== Instructions for the task ==
Pull every line that includes the word "with" from the data.

== Material shown ==
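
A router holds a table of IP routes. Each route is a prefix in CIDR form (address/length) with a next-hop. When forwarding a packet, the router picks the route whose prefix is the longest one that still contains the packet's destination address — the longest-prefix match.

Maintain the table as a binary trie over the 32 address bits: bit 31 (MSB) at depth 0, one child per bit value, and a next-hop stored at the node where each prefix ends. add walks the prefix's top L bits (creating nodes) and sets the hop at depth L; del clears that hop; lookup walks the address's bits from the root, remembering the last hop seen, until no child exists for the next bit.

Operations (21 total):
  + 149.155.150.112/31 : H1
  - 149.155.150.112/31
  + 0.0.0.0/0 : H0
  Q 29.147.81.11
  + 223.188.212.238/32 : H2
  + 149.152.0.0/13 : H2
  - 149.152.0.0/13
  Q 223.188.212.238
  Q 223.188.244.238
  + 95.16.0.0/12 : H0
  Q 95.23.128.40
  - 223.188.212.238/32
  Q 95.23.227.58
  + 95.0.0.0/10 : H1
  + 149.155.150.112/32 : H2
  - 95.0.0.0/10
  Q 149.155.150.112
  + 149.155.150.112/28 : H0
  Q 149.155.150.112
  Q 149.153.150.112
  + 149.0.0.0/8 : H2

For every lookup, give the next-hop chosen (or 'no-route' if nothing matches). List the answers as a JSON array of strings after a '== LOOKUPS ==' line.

Apply in order:
  add 149.155.150.112/31 -> H1 at depth 31
  - 149.155.150.112/31 clear@31
  add 0.0.0.0/0 -> H0 at depth 0
  ? 29.147.81.11  path d0:H0  best=H0
  add 223.188.212.238/32 -> H2 at depth 32
  add 149.152.0.0/13 -> H2 at depth 13
  - 149.152.0.0/13 clear@13
  ? 223.188.212.238  path d0:H0→d1:-→d2:-→d3:-→d4:-→d5:-→d6:-→d7:-→d8:-→d9:-→d10:-→d11:-→d12:-→d13:-→d14:-→d15:-→d16:-→d17:-→d18:-→d19:-→d20:-→d21:-→d22:-→d23:-→d24:-→d25:-→d26:-→d27:-→d28:-→d29:-→d30:-→d31:-→d32:H2  best=H2
  ? 223.188.244.238  path d0:H0→d1:-→d2:-→d3:-→d4:-→d5:-→d6:-→d7:-→d8:-→d9:-→d10:-→d11:-→d12:-→d13:-→d14:-→d15:-→d16:-→d17:-→d18:-  best=H0
  add 95.16.0.0/12 -> H0 at depth 12
  ? 95.23.128.40  path d0:H0→d1:-→d2:-→d3:-→d4:-→d5:-→d6:-→d7:-→d8:-→d9:-→d10:-→d11:-→d12:H0  best=H0
  - 223.188.212.238/32 clear@32
  ? 95.23.227.58  path d0:H0→d1:-→d2:-→d3:-→d4:-→d5:-→d6:-→d7:-→d8:-→d9:-→d10:-→d11:-→d12:H0  best=H0
  add 95.0.0.0/10 -> H1 at depth 10
  add 149.155.150.112/32 -> H2 at depth 32
  - 95.0.0.0/10 clear@10
  ? 149.155.150.112  path d0:H0→d1:-→d2:-→d3:-→d4:-→d5:-→d6:-→d7:-→d8:-→d9:-→d10:-→d11:-→d12:-→d13:-→d14:-→d15:-→d16:-→d17:-→d18:-→d19:-→d20:-→d21:-→d22:-→d23:-→d24:-→d25:-→d26:-→d27:-→d28:-→d29:-→d30:-→d31:-→d32:H2  best=H2
  add 149.155.150.112/28 -> H0 at depth 28
  ? 149.155.150.112  path d0:H0→d1:-→d2:-→d3:-→d4:-→d5:-→d6:-→d7:-→d8:-→d9:-→d10:-→d11:-→d12:-→d13:-→d14:-→d15:-→d16:-→d17:-→d18:-→d19:-→d20:-→d21:-→d22:-→d23:-→d24:-→d25:-→d26:-→d27:-→d28:H0→d29:-→d30:-→d31:-→d32:H2  best=H2
  ? 149.153.150.112  path d0:H0→d1:-→d2:-→d3:-→d4:-→d5:-→d6:-→d7:-→d8:-→d9:-→d10:-→d11:-→d12:-→d13:-→d14:-  best=H0
  add 149.0.0.0/8 -> H2 at depth 8

== LOOKUPS ==
["H0","H2","H0","H0","H0","H2","H2","H0"]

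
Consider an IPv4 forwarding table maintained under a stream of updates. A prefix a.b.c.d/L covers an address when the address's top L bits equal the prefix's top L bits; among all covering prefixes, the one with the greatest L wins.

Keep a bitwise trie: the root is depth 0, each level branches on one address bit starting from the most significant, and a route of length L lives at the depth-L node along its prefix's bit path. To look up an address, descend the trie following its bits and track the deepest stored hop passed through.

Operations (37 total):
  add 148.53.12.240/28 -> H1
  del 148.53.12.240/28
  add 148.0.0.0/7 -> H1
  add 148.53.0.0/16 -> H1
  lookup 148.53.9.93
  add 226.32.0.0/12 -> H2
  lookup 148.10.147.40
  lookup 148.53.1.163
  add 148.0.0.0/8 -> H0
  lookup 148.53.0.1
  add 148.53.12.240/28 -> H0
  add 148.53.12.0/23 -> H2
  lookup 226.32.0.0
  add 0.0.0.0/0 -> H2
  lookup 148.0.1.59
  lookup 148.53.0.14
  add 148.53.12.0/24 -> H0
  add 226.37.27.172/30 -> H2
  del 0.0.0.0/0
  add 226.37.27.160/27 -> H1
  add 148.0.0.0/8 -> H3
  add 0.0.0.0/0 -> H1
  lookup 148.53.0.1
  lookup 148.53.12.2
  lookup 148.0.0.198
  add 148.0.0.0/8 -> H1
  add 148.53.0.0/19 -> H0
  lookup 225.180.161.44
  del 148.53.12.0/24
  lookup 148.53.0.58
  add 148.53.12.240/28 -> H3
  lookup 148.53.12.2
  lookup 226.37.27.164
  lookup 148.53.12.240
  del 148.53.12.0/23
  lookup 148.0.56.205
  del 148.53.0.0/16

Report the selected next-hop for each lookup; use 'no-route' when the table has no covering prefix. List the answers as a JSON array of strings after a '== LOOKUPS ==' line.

Process each operation:
  + 148.53.12.240/28 (H1) depth=28
  - 148.53.12.240/28 clear@28
  + 148.0.0.0/7 (H1) depth=7
  + 148.53.0.0/16 (H1) depth=16
  ? 148.53.9.93  path d0:-→d1:-→d2:-→d3:-→d4:-→d5:-→d6:-→d7:H1→d8:-→d9:-→d10:-→d11:-→d12:-→d13:-→d14:-→d15:-→d16:H1→d17:-→d18:-→d19:-→d20:-→d21:-  best=H1
  + 226.32.0.0/12 (H2) depth=12
  ? 148.10.147.40  path d0:-→d1:-→d2:-→d3:-→d4:-→d5:-→d6:-→d7:H1→d8:-→d9:-→d10:-  best=H1
  ? 148.53.1.163  path d0:-→d1:-→d2:-→d3:-→d4:-→d5:-→d6:-→d7:H1→d8:-→d9:-→d10:-→d11:-→d12:-→d13:-→d14:-→d15:-→d16:H1→d17:-→d18:-→d19:-→d20:-  best=H1
  + 148.0.0.0/8 (H0) depth=8
  ? 148.53.0.1  path d0:-→d1:-→d2:-→d3:-→d4:-→d5:-→d6:-→d7:H1→d8:H0→d9:-→d10:-→d11:-→d12:-→d13:-→d14:-→d15:-→d16:H1→d17:-→d18:-→d19:-→d20:-  best=H1
  + 148.53.12.240/28 (H0) depth=28
  + 148.53.12.0/23 (H2) depth=23
  ? 226.32.0.0  path d0:-→d1:-→d2:-→d3:-→d4:-→d5:-→d6:-→d7:-→d8:-→d9:-→d10:-→d11:-→d12:H2  best=H2
  + 0.0.0.0/0 (H2) depth=0
  ? 148.0.1.59  path d0:H2→d1:-→d2:-→d3:-→d4:-→d5:-→d6:-→d7:H1→d8:H0→d9:-→d10:-  best=H0
  ? 148.53.0.14  path d0:H2→d1:-→d2:-→d3:-→d4:-→d5:-→d6:-→d7:H1→d8:H0→d9:-→d10:-→d11:-→d12:-→d13:-→d14:-→d15:-→d16:H1→d17:-→d18:-→d19:-→d20:-  best=H1
  + 148.53.12.0/24 (H0) depth=24
  + 226.37.27.172/30 (H2) depth=30
  - 0.0.0.0/0 clear@0
  + 226.37.27.160/27 (H1) depth=27
  + 148.0.0.0/8 (H3) depth=8
  + 0.0.0.0/0 (H1) depth=0
  ? 148.53.0.1  path d0:H1→d1:-→d2:-→d3:-→d4:-→d5:-→d6:-→d7:H1→d8:H3→d9:-→d10:-→d11:-→d12:-→d13:-→d14:-→d15:-→d16:H1→d17:-→d18:-→d19:-→d20:-  best=H1
  ? 148.53.12.2  path d0:H1→d1:-→d2:-→d3:-→d4:-→d5:-→d6:-→d7:H1→d8:H3→d9:-→d10:-→d11:-→d12:-→d13:-→d14:-→d15:-→d16:H1→d17:-→d18:-→d19:-→d20:-→d21:-→d22:-→d23:H2→d24:H0  best=H0
  ? 148.0.0.198  path d0:H1→d1:-→d2:-→d3:-→d4:-→d5:-→d6:-→d7:H1→d8:H3→d9:-→d10:-  best=H3
  + 148.0.0.0/8 (H1) depth=8
  + 148.53.0.0/19 (H0) depth=19
  ? 225.180.161.44  path d0:H1→d1:-→d2:-→d3:-→d4:-→d5:-→d6:-  best=H1
  - 148.53.12.0/24 clear@24
  ? 148.53.0.58  path d0:H1→d1:-→d2:-→d3:-→d4:-→d5:-→d6:-→d7:H1→d8:H1→d9:-→d10:-→d11:-→d12:-→d13:-→d14:-→d15:-→d16:H1→d17:-→d18:-→d19:H0→d20:-  best=H0
  + 148.53.12.240/28 (H3) depth=28
  ? 148.53.12.2  path d0:H1→d1:-→d2:-→d3:-→d4:-→d5:-→d6:-→d7:H1→d8:H1→d9:-→d10:-→d11:-→d12:-→d13:-→d14:-→d15:-→d16:H1→d17:-→d18:-→d19:H0→d20:-→d21:-→d22:-→d23:H2→d24:-  best=H2
  ? 226.37.27.164  path d0:H1→d1:-→d2:-→d3:-→d4:-→d5:-→d6:-→d7:-→d8:-→d9:-→d10:-→d11:-→d12:H2→d13:-→d14:-→d15:-→d16:-→d17:-→d18:-→d19:-→d20:-→d21:-→d22:-→d23:-→d24:-→d25:-→d26:-→d27:H1→d28:-  best=H1
  ? 148.53.12.240  path d0:H1→d1:-→d2:-→d3:-→d4:-→d5:-→d6:-→d7:H1→d8:H1→d9:-→d10:-→d11:-→d12:-→d13:-→d14:-→d15:-→d16:H1→d17:-→d18:-→d19:H0→d20:-→d21:-→d22:-→d23:H2→d24:-→d25:-→d26:-→d27:-→d28:H3  best=H3
  - 148.53.12.0/23 clear@23
  ? 148.0.56.205  path d0:H1→d1:-→d2:-→d3:-→d4:-→d5:-→d6:-→d7:H1→d8:H1→d9:-→d10:-  best=H1
  - 148.53.0.0/16 clear@16

== LOOKUPS ==
["H1","H1","H1","H1","H2","H0","H1","H1","H0","H3","H1","H0","H2","H1","H3","H1"]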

== Result of the exercise ==
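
A router holds a table of IP routes. Each route is a prefix in CIDR form (address/length) with a next-hop. When forwarding a packet, the router picks the route whose prefix is the longest one that still contains the packet's destination address — the longest-prefix match.
Consider an IPv4 forwarding table maintained under a stream of updates. A prefix a.b.c.d/L covers an address when the address's top L bits equal the prefix's top L bits; among all covering prefixes, the one with the greatest L wins.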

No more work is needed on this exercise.